* **Dataset**
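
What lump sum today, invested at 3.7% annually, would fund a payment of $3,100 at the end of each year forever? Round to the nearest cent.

$83,783.78

PV = PMT / i = 3100 / 0.037 = 83,783.7838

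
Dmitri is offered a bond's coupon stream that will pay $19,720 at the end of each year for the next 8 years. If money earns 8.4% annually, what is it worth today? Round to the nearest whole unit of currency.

$111,624

PV = 19720 × [1 − (1+0.084)^(−8)] / 0.084 = 19720 × 5.660423 = 111,623.5443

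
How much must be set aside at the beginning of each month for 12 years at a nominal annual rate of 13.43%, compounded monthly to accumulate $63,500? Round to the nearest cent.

$177.20

i = 0.1343/12 = 0.0111917 per month; n = 12·12 = 144.
PMT = 63500 / ( [(1+0.0111917)^144 − 1] / 0.0111917 × (1+i) ) = 63500 / 358.351975 = 177.2001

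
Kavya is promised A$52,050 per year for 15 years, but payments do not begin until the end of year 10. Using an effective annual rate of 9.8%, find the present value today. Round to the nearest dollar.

Value one period before first payment (t=9): 52050 × [1 − (1+0.098)^(−15)] / 0.098 = 52050 × 7.693705 = 400,457.3636
PV₀ = 400,457.3636 / (1+0.098)^9 = 400,457.3636 / 2.319643 = 172,637.5336

A$172,638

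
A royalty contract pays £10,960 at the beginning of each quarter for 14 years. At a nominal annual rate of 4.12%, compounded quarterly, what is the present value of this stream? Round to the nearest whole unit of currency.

£469,413

With 4 periods per year: i = 0.0103, n = 56.
PV = 10960 × [1 − (1+0.0103)^(−56)] / 0.0103 × (1+i) = 10960 × 42.829608 = 469,412.5017
Payments are at the start of each period, so multiply by (1+i).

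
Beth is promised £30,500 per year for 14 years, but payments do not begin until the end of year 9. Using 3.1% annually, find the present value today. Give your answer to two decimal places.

PV at t=8 (ordinary 14-year annuity): 30500 × a(14|0.031) = 30500 × 11.219457 = 342,193.4378
Discount back 8 years: 342,193.4378 × (1+0.031)^(−8) = 342,193.4378 × 0.783305 = 268,041.6944

£268,041.69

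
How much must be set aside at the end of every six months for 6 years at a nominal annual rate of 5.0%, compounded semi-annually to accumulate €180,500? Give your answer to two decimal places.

Periodic rate i = 0.05/2 = 0.025; n = 6 × 2 = 12 periods.
PMT = 180500 / ( [(1+0.025)^12 − 1] / 0.025 ) = 180500 / 13.795553 = 13,083.9264

€13,083.93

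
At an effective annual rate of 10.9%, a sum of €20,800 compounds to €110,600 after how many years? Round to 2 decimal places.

(1+i)^n = 110600/20800 = 5.31731, so n = ln 5.31731 / ln 1.109 = 16.1511 years

16.15 years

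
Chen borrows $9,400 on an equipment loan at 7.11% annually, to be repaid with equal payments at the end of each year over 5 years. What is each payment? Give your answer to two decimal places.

$2,299.33

Annuity-PV factor = 4.088149; PMT = 9400 / 4.088149 = 2,299.3288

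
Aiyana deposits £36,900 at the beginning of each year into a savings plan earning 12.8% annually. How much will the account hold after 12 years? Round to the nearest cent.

£1,054,677.69

FV = PMT · [(1+i)^n − 1] / i × (1+i) = 36900 · 28.582051 = 1,054,677.6908
(annuity-due: payments at period start, so ×(1+i).)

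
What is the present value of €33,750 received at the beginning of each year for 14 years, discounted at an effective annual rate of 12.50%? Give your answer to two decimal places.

€245,354.29

PV = PMT · [1 − (1+i)^(−n)] / i × (1+i) = 33750 · 7.269757 = 245,354.2861
(Beginning-of-period payments → annuity-due factor ×(1+i).)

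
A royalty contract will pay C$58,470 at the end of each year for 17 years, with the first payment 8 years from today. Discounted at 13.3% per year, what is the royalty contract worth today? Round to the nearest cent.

C$161,474.20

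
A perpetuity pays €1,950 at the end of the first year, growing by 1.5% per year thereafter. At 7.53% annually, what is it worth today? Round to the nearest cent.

€32,338.31

PV = D₁/(r − g) = 1950/(0.0753 − 0.015) = 32,338.3085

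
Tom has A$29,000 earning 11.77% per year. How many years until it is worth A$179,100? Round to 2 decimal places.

16.36 years

n = ln(179100/29000) / ln(1+0.1177) = ln(6.17586) / 0.111273 = 16.3620 years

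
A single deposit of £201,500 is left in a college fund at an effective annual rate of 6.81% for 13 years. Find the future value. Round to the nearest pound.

£474,493

FV = PV·(1+i)^n = 201,500 × 2.354805 = 474,493.1491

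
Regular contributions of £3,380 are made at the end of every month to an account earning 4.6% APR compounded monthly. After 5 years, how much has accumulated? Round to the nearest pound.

Periodic rate i = 0.046/12 = 0.00383333; n = 5 × 12 = 60 periods.
FV = 3380 × [(1+0.00383333)^60 − 1] / 0.00383333 = 3380 × 67.316534 = 227,529.8840

£227,530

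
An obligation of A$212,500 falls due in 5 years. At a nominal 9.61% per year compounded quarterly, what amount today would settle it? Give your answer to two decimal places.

A$132,174.52

With 4 periods per year: i = 0.024025, n = 20.
PV = 212,500 / (1 + 0.024025)^20 = 212,500 / 1.607723 = 132,174.5213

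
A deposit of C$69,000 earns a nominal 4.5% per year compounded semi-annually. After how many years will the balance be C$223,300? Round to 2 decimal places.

26.39 years

Periodic rate i = 0.045/2 = 0.0225.
(1+i)^n = 223300/69000 = 3.23623, so n = ln 3.23623 / ln 1.0225 = 52.7810 half-years
= 52.7810/2 years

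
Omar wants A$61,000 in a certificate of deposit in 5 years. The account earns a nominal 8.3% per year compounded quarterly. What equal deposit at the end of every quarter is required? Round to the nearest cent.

A$2,491.86

With 4 periods per year: i = 0.02075, n = 20.
FV-annuity factor = 24.479657; PMT = 61000 / 24.479657 = 2,491.8650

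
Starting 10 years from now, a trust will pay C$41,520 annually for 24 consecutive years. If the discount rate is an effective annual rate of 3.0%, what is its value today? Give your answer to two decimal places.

PV at t=9 (ordinary 24-year annuity): 41520 × a(24|0.03) = 41520 × 16.935542 = 703,163.7089
PV₀ = 703,163.7089 / (1+0.03)^9 = 703,163.7089 / 1.304773 = 538,916.4321

C$538,916.43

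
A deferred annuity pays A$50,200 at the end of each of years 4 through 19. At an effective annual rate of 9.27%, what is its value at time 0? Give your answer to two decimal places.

A$314,583.70

PV at t=3 (ordinary 16-year annuity): 50200 × a(16|0.0927) = 50200 × 8.175895 = 410,429.9509
PV₀ = 410,429.9509 / (1+0.0927)^3 = 410,429.9509 / 1.304676 = 314,583.7002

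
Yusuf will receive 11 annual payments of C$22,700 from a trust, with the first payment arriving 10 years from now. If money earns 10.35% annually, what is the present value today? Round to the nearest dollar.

C$59,799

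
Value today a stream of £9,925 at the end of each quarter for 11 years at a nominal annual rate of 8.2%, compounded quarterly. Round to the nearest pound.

£285,900

i = 0.082/4 = 0.0205 per quarter; n = 11·4 = 44.
PV = 9925 × [1 − (1+0.0205)^(−44)] / 0.0205 = 9925 × 28.806088 = 285,900.4224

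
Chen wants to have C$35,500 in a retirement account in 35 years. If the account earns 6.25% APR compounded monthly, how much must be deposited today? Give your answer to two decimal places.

Periodic rate i = 0.0625/12 = 0.00520833; n = 35 × 12 = 420 periods.
PV = FV·(1+i)^(−n) = 35,500 × 0.112836 = 4,005.6650

C$4,005.66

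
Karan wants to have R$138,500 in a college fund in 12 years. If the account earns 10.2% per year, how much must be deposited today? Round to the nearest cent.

R$43,178.81

PV = FV·(1+i)^(−n) = 138,500 × 0.311760 = 43,178.8070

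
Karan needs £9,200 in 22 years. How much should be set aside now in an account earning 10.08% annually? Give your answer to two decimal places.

£1,112.25

PV = 9,200 / (1 + 0.1008)^22 = 9,200 / 8.271519 = 1,112.2504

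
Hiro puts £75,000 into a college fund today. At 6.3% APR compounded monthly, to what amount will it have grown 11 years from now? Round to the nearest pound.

i = 0.063/12 = 0.00525 per month; n = 11·12 = 132.
FV = 75,000 × (1 + 0.00525)^132 = 149,706.2934

£149,706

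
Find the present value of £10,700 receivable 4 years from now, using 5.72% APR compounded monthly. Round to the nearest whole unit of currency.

£8,516

With 12 periods per year: i = 0.00476667, n = 48.
PV = 10,700 / (1 + 0.00476667)^48 = 10,700 / 1.256407 = 8,516.3455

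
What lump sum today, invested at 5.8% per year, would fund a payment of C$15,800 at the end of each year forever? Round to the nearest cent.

PV = PMT / i = 15800 / 0.058 = 272,413.7931

C$272,413.79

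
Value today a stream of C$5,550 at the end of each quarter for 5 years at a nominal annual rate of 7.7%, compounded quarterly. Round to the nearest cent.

i = 0.077/4 = 0.01925 per quarter; n = 5·4 = 20.
PV = PMT · [1 − (1+i)^(−n)] / i = 5550 · 16.470400 = 91,410.7223

C$91,410.72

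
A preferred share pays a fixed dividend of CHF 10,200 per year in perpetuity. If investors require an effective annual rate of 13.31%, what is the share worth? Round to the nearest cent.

CHF 76,634.11

PV = C/r = 10200/0.1331 = 76,634.1097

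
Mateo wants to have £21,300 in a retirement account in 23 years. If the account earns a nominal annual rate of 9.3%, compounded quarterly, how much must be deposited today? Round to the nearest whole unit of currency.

Periodic rate i = 0.093/4 = 0.02325; n = 23 × 4 = 92 periods.
PV = FV·(1+i)^(−n) = 21,300 × 0.120692 = 2,570.7408

£2,571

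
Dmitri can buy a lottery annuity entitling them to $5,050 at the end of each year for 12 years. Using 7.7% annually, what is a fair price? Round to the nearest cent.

PV = 5050 × [1 − (1+0.077)^(−12)] / 0.077 = 5050 × 7.654636 = 38,655.9124

$38,655.91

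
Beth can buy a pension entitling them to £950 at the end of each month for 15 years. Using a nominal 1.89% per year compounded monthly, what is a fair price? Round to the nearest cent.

Periodic rate i = 0.0189/12 = 0.001575; n = 15 × 12 = 180 periods.
PV = PMT · [1 − (1+i)^(−n)] / i = 950 · 156.627868 = 148,796.4743

£148,796.47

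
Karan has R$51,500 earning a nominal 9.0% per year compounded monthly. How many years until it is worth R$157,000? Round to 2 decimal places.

12.43 years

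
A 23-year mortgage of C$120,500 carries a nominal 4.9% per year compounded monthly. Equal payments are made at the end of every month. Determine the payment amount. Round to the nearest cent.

Periodic rate i = 0.049/12 = 0.00408333; n = 23 × 12 = 276 periods.
PMT = 120500 / ( [1 − (1+0.00408333)^(−276)] / 0.00408333 ) = 120500 / 165.367797 = 728.6788

C$728.68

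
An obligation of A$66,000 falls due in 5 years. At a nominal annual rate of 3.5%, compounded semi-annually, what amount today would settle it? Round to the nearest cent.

A$55,488.09

With 2 periods per year: i = 0.0175, n = 10.
Discount factor = (1+0.0175)^(−10) = 0.840729; PV = 66,000 × 0.840729 = 55,488.0875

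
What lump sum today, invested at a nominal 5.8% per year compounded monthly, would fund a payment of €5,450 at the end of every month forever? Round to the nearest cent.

Periodic rate i = 0.058/12 = 0.00483333.
PV = PMT / i = 5450 / 0.00483333 = 1,127,586.2069

€1,127,586.21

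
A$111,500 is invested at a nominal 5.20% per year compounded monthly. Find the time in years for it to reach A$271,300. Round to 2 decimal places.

17.14 years

Periodic rate i = 0.052/12 = 0.00433333.
(1+i)^n = 271300/111500 = 2.43318, so n = ln 2.43318 / ln 1.00433 = 205.6444 months
= 205.6444/12 years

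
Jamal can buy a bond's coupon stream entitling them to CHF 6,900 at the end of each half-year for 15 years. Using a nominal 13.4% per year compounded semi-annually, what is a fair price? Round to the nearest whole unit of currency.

CHF 88,267

With 2 periods per year: i = 0.067, n = 30.
Annuity factor a(30|0.067) = 12.792364; PV = 6900 × 12.792364 = 88,267.3150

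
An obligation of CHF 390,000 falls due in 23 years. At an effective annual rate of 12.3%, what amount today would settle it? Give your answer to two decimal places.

PV = FV·(1+i)^(−n) = 390,000 × 0.069385 = 27,060.1508

CHF 27,060.15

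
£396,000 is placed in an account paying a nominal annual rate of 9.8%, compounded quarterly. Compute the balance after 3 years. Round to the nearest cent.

With 4 periods per year: i = 0.0245, n = 12.
FV = PV·(1+i)^n = 396,000 × 1.337037 = 529,466.8070

£529,466.81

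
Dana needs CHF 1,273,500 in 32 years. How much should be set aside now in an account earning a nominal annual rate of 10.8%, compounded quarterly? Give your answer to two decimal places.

CHF 42,070.94

With 4 periods per year: i = 0.027, n = 128.
PV = FV·(1+i)^(−n) = 1,273,500 × 0.033036 = 42,070.9355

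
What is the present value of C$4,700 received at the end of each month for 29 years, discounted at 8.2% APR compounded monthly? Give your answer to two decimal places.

C$623,502.72

With 12 periods per year: i = 0.00683333, n = 348.
PV = 4700 × [1 − (1+0.00683333)^(−348)] / 0.00683333 = 4700 × 132.660153 = 623,502.7196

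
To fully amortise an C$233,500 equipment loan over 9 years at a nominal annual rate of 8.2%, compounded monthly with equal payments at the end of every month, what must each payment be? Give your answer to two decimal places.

Periodic rate i = 0.082/12 = 0.00683333; n = 9 × 12 = 108 periods.
Annuity-PV factor = 76.204303; PMT = 233500 / 76.204303 = 3,064.1314

C$3,064.13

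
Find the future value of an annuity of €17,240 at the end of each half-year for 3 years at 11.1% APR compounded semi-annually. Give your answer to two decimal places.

€118,899.57

i = 0.111/2 = 0.0555 per half-year; n = 3·2 = 6.
FV = 17240 × [(1+0.0555)^6 − 1] / 0.0555 = 17240 × 6.896727 = 118,899.5694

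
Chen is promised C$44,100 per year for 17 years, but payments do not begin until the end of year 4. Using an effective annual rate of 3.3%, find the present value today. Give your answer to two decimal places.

PV at t=3 (ordinary 17-year annuity): 44100 × a(17|0.033) = 44100 × 12.853626 = 566,844.9262
Discount back 3 years: 566,844.9262 × (1+0.033)^(−3) = 566,844.9262 × 0.907192 = 514,236.9735

C$514,236.97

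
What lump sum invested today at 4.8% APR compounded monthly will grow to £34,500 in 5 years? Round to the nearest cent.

Periodic rate i = 0.048/12 = 0.004; n = 5 × 12 = 60 periods.
PV = FV·(1+i)^(−n) = 34,500 × 0.787005 = 27,151.6562

£27,151.66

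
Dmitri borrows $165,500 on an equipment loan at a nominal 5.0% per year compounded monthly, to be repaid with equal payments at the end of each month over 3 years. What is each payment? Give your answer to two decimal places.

i = 0.05/12 = 0.00416667 per month; n = 3·12 = 36.
Annuity-PV factor = 33.365701; PMT = 165500 / 33.365701 = 4,960.1835

$4,960.18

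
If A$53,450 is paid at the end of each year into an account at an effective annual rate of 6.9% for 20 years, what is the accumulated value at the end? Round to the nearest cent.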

* **Activity**
Only the lines from the one bearing "Chen is promised" to the end of the material belong in the answer; set them down verbatim.

* **Task solution**
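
Chen is promised C$44,100 per year for 17 years, but payments do not begin until the end of year 4. Using an effective annual rate of 3.3%, find the present value today. Give your answer to two decimal places.

PV at t=3 (ordinary 17-year annuity): 44100 × a(17|0.033) = 44100 × 12.853626 = 566,844.9262
Discount back 3 years: 566,844.9262 × (1+0.033)^(−3) = 566,844.9262 × 0.907192 = 514,236.9735

C$514,236.97

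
What lump sum invested today at 4.8% APR compounded monthly will grow to £34,500 in 5 years? Round to the nearest cent.

Periodic rate i = 0.048/12 = 0.004; n = 5 × 12 = 60 periods.
PV = FV·(1+i)^(−n) = 34,500 × 0.787005 = 27,151.6562

£27,151.66

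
Dmitri borrows $165,500 on an equipment loan at a nominal 5.0% per year compounded monthly, to be repaid with equal payments at the end of each month over 3 years. What is each payment? Give your answer to two decimal places.

i = 0.05/12 = 0.00416667 per month; n = 3·12 = 36.
Annuity-PV factor = 33.365701; PMT = 165500 / 33.365701 = 4,960.1835

$4,960.18

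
If A$53,450 is paid at the end of each year into an account at an effective annual rate of 6.9% for 20 years, what is the accumulated value at the end? Round to the nearest cent.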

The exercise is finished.